:: Data to process ::

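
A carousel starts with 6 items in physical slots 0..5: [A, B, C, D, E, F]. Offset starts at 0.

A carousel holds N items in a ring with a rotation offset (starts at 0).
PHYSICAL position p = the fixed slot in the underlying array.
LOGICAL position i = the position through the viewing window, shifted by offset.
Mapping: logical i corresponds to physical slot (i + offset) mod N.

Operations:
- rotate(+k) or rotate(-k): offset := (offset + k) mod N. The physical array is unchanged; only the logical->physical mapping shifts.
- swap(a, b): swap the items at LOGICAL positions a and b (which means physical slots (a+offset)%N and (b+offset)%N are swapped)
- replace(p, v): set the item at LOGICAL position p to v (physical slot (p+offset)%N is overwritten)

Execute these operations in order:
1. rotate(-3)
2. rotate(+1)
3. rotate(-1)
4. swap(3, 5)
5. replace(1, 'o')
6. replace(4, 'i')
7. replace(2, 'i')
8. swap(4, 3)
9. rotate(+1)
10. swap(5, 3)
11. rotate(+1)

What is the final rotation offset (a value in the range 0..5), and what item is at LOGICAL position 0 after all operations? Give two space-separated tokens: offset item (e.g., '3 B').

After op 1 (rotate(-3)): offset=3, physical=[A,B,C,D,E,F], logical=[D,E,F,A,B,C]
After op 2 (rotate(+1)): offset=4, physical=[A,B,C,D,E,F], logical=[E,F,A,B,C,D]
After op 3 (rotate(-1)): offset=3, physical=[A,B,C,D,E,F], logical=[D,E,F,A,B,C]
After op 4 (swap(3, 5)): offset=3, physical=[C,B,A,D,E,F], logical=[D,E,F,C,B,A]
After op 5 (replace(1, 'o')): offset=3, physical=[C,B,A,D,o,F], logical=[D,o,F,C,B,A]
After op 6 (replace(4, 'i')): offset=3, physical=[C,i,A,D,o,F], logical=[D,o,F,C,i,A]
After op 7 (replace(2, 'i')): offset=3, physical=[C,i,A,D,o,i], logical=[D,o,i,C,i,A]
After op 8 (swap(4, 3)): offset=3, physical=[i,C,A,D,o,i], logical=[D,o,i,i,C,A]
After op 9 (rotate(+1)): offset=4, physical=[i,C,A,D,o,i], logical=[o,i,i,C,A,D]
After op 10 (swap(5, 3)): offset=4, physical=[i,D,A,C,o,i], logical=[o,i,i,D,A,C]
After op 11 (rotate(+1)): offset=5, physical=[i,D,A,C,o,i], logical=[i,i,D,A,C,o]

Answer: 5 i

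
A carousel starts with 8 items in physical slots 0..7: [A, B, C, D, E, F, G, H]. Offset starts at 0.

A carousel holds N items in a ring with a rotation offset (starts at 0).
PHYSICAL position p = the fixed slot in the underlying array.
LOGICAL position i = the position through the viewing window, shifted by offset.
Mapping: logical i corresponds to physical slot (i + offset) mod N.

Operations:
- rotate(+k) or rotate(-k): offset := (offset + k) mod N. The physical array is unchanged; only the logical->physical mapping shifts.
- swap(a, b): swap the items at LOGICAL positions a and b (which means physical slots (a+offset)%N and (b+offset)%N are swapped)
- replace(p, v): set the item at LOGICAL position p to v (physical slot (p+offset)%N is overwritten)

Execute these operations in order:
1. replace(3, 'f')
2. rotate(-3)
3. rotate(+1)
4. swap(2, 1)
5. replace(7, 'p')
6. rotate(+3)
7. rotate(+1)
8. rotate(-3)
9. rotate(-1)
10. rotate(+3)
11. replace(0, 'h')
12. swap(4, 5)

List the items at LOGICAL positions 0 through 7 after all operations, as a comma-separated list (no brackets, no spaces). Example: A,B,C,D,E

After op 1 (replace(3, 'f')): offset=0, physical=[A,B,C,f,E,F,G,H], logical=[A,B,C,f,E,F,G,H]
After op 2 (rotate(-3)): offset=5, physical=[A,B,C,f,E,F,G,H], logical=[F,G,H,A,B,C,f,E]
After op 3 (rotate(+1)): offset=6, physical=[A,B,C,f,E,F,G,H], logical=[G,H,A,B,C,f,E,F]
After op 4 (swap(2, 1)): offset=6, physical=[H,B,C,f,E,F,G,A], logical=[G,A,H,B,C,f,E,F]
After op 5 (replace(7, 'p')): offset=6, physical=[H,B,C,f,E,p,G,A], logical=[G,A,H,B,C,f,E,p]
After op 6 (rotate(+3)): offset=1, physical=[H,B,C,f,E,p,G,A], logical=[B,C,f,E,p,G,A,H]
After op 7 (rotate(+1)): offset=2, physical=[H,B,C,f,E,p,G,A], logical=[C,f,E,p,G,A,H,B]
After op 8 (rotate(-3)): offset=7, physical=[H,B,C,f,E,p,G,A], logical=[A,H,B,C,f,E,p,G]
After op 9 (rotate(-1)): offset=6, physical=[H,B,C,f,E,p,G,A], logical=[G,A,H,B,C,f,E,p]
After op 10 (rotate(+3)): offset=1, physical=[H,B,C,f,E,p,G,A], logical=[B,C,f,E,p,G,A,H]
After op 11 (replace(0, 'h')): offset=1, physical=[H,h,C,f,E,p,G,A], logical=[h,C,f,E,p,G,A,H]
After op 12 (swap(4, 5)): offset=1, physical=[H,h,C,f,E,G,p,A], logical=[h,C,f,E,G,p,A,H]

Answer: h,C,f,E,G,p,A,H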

:::
:: Data to process ::

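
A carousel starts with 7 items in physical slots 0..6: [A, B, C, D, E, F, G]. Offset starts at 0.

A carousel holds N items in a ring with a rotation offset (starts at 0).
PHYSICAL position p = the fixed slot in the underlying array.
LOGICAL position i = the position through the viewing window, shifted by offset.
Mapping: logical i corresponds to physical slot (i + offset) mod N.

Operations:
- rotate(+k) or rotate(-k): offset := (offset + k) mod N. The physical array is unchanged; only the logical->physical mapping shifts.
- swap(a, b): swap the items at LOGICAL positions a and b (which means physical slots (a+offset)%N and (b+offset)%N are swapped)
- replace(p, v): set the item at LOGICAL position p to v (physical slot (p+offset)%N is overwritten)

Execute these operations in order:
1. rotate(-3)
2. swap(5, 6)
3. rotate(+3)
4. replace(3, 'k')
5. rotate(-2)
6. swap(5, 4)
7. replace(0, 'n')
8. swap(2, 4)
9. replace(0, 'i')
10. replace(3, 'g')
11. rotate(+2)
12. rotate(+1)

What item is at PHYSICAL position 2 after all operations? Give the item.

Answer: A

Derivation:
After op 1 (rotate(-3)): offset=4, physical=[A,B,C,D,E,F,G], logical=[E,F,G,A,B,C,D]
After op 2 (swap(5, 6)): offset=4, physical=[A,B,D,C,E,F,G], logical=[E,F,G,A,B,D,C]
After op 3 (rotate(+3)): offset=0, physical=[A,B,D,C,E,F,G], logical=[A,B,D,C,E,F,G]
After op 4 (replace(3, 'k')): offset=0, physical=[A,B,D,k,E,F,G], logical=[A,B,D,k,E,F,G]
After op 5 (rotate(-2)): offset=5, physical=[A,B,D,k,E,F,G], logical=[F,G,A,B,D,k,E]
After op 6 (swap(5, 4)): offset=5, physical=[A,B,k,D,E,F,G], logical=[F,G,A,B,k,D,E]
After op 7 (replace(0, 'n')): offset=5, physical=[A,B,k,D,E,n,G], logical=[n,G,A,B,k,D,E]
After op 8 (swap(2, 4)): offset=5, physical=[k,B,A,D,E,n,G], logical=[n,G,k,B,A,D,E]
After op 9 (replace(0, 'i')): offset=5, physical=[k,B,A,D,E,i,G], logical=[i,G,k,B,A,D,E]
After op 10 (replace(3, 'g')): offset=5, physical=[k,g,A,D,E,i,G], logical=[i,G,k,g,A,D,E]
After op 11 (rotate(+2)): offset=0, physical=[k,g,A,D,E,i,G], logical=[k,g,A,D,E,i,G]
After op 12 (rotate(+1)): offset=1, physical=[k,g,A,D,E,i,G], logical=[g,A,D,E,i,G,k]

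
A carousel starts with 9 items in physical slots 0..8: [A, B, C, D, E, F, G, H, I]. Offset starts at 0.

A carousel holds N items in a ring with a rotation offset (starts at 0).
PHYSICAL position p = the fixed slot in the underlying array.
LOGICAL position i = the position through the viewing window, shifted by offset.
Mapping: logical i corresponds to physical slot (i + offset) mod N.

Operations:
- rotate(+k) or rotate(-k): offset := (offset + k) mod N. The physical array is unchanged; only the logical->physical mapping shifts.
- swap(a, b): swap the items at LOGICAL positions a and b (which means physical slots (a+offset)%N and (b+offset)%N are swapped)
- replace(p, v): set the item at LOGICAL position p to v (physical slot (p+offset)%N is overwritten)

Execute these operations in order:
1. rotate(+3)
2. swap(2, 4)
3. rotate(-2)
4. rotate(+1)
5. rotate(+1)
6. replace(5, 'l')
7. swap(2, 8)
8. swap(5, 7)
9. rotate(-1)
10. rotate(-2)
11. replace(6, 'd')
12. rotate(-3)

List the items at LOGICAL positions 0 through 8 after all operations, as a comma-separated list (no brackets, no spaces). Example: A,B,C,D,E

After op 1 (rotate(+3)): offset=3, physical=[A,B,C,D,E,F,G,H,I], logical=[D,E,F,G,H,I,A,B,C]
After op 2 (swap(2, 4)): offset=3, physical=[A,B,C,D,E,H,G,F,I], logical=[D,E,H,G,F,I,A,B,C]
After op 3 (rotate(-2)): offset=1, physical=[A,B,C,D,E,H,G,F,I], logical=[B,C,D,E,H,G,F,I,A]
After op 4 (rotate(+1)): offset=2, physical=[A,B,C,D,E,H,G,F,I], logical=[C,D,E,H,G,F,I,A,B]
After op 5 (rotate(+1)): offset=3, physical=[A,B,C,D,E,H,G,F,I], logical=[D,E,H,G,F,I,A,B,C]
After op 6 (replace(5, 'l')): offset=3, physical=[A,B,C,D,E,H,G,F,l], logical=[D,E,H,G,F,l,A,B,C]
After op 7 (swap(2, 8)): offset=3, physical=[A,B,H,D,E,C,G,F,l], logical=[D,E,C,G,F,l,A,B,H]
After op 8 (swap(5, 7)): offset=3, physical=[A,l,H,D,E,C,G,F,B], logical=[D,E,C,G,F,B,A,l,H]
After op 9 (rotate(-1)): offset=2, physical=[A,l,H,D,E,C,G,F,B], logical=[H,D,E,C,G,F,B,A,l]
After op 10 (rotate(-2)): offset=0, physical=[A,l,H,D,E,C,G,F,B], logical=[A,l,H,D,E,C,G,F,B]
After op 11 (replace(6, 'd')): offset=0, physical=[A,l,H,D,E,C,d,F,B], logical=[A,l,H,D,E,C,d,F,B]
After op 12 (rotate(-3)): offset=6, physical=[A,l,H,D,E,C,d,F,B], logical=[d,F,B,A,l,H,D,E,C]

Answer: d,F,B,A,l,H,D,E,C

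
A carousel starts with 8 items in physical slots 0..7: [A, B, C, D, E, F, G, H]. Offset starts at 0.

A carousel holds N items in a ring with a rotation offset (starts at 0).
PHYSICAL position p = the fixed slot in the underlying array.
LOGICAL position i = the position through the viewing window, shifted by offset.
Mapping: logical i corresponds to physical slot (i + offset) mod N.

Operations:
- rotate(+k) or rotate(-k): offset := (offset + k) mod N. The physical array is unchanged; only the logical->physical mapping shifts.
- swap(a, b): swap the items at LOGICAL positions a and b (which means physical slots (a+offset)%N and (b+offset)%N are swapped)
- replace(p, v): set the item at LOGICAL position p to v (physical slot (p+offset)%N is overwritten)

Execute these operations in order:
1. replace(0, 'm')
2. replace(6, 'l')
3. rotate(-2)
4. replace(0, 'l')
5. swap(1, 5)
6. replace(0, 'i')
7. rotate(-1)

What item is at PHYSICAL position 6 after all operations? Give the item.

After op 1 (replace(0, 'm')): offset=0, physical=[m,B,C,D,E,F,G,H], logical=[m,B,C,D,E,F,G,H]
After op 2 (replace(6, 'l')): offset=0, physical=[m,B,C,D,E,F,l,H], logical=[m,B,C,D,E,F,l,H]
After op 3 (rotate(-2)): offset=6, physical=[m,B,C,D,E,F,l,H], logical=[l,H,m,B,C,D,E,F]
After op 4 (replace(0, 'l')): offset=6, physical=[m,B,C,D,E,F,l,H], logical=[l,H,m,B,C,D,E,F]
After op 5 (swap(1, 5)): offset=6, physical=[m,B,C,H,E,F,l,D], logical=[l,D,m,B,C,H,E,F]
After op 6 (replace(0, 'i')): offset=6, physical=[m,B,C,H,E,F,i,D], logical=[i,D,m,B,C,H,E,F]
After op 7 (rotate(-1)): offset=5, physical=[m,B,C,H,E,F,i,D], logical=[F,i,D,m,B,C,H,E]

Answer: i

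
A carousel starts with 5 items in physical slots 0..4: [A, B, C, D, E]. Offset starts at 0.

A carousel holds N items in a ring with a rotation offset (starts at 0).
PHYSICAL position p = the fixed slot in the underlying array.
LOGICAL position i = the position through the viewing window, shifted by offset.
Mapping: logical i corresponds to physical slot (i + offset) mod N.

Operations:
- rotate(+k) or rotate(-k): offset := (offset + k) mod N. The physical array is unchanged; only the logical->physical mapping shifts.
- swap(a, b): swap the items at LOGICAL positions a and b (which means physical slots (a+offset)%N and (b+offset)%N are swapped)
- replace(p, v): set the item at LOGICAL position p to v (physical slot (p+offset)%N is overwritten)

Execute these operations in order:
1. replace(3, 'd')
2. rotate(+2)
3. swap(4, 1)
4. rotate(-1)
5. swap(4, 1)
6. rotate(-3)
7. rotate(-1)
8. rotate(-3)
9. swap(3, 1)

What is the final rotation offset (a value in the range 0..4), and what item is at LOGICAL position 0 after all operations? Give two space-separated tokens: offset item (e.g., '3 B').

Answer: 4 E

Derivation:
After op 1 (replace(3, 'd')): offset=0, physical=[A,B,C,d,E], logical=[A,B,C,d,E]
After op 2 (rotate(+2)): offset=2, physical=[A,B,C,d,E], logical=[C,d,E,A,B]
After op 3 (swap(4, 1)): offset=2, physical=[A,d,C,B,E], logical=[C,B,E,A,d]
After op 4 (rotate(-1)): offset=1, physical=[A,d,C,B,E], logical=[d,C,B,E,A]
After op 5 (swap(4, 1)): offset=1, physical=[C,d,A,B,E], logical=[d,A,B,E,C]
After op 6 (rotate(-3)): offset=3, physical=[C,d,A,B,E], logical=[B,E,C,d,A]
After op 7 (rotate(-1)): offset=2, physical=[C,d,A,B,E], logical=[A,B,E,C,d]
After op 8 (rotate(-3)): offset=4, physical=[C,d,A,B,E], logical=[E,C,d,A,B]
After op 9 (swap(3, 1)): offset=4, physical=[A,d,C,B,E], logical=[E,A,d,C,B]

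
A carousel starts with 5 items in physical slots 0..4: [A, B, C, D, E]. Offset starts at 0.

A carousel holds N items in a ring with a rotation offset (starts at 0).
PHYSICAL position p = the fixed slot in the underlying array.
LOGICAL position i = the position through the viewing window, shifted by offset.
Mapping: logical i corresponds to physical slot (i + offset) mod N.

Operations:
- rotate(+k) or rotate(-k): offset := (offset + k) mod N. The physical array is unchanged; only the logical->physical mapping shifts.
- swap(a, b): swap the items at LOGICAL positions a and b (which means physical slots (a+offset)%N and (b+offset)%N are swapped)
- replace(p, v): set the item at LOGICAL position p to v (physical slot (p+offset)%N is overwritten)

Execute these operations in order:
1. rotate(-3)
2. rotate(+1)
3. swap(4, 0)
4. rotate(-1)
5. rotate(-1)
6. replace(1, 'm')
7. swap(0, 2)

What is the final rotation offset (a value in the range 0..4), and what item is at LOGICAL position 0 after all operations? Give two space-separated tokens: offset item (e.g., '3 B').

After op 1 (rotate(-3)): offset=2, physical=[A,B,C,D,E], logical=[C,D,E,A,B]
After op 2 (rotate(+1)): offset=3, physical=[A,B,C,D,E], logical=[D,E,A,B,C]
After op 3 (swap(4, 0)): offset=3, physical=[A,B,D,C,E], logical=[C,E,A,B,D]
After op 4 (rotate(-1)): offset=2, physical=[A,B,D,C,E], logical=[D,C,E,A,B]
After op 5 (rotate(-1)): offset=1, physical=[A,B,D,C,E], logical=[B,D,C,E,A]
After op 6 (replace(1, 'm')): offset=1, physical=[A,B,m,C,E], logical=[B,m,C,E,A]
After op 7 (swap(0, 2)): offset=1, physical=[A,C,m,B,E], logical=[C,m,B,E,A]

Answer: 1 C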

:::
:: Data to process ::

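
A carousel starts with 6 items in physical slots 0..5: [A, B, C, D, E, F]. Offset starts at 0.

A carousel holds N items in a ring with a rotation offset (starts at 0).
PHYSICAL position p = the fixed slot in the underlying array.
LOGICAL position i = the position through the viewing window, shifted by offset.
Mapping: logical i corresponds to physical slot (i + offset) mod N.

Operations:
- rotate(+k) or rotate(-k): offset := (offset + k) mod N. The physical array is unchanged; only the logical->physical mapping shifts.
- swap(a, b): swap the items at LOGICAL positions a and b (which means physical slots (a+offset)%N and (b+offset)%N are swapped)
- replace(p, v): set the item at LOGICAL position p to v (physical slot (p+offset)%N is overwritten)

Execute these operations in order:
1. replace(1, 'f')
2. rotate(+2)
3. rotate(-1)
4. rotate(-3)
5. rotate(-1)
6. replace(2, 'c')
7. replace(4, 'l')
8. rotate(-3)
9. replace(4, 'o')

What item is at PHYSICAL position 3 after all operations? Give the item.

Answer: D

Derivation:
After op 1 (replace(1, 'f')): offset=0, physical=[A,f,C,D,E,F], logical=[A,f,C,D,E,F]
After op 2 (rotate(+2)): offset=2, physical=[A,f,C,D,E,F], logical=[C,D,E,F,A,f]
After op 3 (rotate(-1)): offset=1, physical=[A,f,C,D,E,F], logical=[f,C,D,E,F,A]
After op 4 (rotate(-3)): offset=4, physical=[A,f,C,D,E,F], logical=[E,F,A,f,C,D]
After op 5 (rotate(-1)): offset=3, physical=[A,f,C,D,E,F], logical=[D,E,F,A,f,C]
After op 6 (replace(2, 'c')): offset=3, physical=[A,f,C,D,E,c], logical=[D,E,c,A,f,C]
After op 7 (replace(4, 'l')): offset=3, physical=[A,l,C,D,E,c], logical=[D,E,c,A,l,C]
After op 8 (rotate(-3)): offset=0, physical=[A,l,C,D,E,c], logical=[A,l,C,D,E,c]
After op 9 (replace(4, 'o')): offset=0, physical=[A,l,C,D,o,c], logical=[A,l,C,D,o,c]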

:::

* Exercise: Out of the data above, set down the lines from the one with "7. replace(0, 'n')" to the one with "A carousel starts with 9", both included, exactly as written and with no additions.

* Expected answer:
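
7. replace(0, 'n')
8. swap(2, 4)
9. replace(0, 'i')
10. replace(3, 'g')
11. rotate(+2)
12. rotate(+1)

What item is at PHYSICAL position 2 after all operations? Give the item.

Answer: A

Derivation:
After op 1 (rotate(-3)): offset=4, physical=[A,B,C,D,E,F,G], logical=[E,F,G,A,B,C,D]
After op 2 (swap(5, 6)): offset=4, physical=[A,B,D,C,E,F,G], logical=[E,F,G,A,B,D,C]
After op 3 (rotate(+3)): offset=0, physical=[A,B,D,C,E,F,G], logical=[A,B,D,C,E,F,G]
After op 4 (replace(3, 'k')): offset=0, physical=[A,B,D,k,E,F,G], logical=[A,B,D,k,E,F,G]
After op 5 (rotate(-2)): offset=5, physical=[A,B,D,k,E,F,G], logical=[F,G,A,B,D,k,E]
After op 6 (swap(5, 4)): offset=5, physical=[A,B,k,D,E,F,G], logical=[F,G,A,B,k,D,E]
After op 7 (replace(0, 'n')): offset=5, physical=[A,B,k,D,E,n,G], logical=[n,G,A,B,k,D,E]
After op 8 (swap(2, 4)): offset=5, physical=[k,B,A,D,E,n,G], logical=[n,G,k,B,A,D,E]
After op 9 (replace(0, 'i')): offset=5, physical=[k,B,A,D,E,i,G], logical=[i,G,k,B,A,D,E]
After op 10 (replace(3, 'g')): offset=5, physical=[k,g,A,D,E,i,G], logical=[i,G,k,g,A,D,E]
After op 11 (rotate(+2)): offset=0, physical=[k,g,A,D,E,i,G], logical=[k,g,A,D,E,i,G]
After op 12 (rotate(+1)): offset=1, physical=[k,g,A,D,E,i,G], logical=[g,A,D,E,i,G,k]

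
A carousel starts with 9 items in physical slots 0..8: [A, B, C, D, E, F, G, H, I]. Offset starts at 0.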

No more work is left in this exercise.